* [Stored records]

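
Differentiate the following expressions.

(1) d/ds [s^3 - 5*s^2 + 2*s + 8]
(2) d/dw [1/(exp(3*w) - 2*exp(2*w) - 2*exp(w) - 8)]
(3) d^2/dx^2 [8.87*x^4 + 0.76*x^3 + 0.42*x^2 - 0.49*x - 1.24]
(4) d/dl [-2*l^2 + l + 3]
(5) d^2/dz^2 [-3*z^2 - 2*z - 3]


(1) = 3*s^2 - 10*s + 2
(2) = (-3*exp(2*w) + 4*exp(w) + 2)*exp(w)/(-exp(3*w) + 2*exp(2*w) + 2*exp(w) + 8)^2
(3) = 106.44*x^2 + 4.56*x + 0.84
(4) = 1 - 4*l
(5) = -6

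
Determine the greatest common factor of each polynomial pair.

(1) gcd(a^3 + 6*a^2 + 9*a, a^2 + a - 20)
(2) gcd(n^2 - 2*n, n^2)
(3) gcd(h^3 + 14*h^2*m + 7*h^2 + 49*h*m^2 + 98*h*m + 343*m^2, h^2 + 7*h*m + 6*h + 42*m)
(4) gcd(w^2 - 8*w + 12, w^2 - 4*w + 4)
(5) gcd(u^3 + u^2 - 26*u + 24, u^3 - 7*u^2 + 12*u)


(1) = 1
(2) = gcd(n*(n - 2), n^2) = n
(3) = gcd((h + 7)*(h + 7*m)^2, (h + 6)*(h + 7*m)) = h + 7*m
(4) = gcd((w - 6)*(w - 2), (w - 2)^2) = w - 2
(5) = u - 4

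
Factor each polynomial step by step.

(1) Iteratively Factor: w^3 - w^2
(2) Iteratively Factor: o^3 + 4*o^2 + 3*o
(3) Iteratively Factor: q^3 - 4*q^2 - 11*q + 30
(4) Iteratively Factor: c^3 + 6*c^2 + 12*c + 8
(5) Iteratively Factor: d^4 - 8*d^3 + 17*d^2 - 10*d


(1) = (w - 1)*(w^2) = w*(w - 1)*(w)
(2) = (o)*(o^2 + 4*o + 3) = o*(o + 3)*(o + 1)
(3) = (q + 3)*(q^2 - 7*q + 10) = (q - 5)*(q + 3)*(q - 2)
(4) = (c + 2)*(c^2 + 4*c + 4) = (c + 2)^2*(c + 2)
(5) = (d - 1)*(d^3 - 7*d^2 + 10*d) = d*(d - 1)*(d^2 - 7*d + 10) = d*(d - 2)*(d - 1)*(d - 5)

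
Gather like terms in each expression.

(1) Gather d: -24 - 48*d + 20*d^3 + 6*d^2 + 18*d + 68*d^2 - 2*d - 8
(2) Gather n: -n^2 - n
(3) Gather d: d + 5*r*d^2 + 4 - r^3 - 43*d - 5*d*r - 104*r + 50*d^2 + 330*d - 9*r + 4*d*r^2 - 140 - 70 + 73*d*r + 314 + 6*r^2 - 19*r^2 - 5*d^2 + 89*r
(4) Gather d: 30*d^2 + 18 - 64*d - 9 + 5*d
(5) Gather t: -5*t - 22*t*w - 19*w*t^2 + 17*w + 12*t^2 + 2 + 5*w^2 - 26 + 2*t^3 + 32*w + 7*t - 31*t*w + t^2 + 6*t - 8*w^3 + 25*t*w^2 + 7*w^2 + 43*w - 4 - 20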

* [EXERCISE OBJECTIVE]
Your task is to copy every entry above, exactly as written.

* [YOUR RESPONSE]
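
Differentiate the following expressions.

(1) d/ds [s^3 - 5*s^2 + 2*s + 8]
(2) d/dw [1/(exp(3*w) - 2*exp(2*w) - 2*exp(w) - 8)]
(3) d^2/dx^2 [8.87*x^4 + 0.76*x^3 + 0.42*x^2 - 0.49*x - 1.24]
(4) d/dl [-2*l^2 + l + 3]
(5) d^2/dz^2 [-3*z^2 - 2*z - 3]


(1) = 3*s^2 - 10*s + 2
(2) = (-3*exp(2*w) + 4*exp(w) + 2)*exp(w)/(-exp(3*w) + 2*exp(2*w) + 2*exp(w) + 8)^2
(3) = 106.44*x^2 + 4.56*x + 0.84
(4) = 1 - 4*l
(5) = -6

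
Determine the greatest common factor of each polynomial pair.

(1) gcd(a^3 + 6*a^2 + 9*a, a^2 + a - 20)
(2) gcd(n^2 - 2*n, n^2)
(3) gcd(h^3 + 14*h^2*m + 7*h^2 + 49*h*m^2 + 98*h*m + 343*m^2, h^2 + 7*h*m + 6*h + 42*m)
(4) gcd(w^2 - 8*w + 12, w^2 - 4*w + 4)
(5) gcd(u^3 + u^2 - 26*u + 24, u^3 - 7*u^2 + 12*u)


(1) = 1
(2) = gcd(n*(n - 2), n^2) = n
(3) = gcd((h + 7)*(h + 7*m)^2, (h + 6)*(h + 7*m)) = h + 7*m
(4) = gcd((w - 6)*(w - 2), (w - 2)^2) = w - 2
(5) = u - 4

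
Factor each polynomial step by step.

(1) Iteratively Factor: w^3 - w^2
(2) Iteratively Factor: o^3 + 4*o^2 + 3*o
(3) Iteratively Factor: q^3 - 4*q^2 - 11*q + 30
(4) Iteratively Factor: c^3 + 6*c^2 + 12*c + 8
(5) Iteratively Factor: d^4 - 8*d^3 + 17*d^2 - 10*d


(1) = (w - 1)*(w^2) = w*(w - 1)*(w)
(2) = (o)*(o^2 + 4*o + 3) = o*(o + 3)*(o + 1)
(3) = (q + 3)*(q^2 - 7*q + 10) = (q - 5)*(q + 3)*(q - 2)
(4) = (c + 2)*(c^2 + 4*c + 4) = (c + 2)^2*(c + 2)
(5) = (d - 1)*(d^3 - 7*d^2 + 10*d) = d*(d - 1)*(d^2 - 7*d + 10) = d*(d - 2)*(d - 1)*(d - 5)

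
Gather like terms in each expression.

(1) Gather d: -24 - 48*d + 20*d^3 + 6*d^2 + 18*d + 68*d^2 - 2*d - 8
(2) Gather n: -n^2 - n
(3) Gather d: d + 5*r*d^2 + 4 - r^3 - 43*d - 5*d*r - 104*r + 50*d^2 + 330*d - 9*r + 4*d*r^2 - 140 - 70 + 73*d*r + 314 + 6*r^2 - 19*r^2 - 5*d^2 + 89*r
(4) Gather d: 30*d^2 + 18 - 64*d - 9 + 5*d
(5) Gather t: -5*t - 22*t*w - 19*w*t^2 + 17*w + 12*t^2 + 2 + 5*w^2 - 26 + 2*t^3 + 32*w + 7*t - 31*t*w + t^2 + 6*t - 8*w^3 + 25*t*w^2 + 7*w^2 + 43*w - 4 - 20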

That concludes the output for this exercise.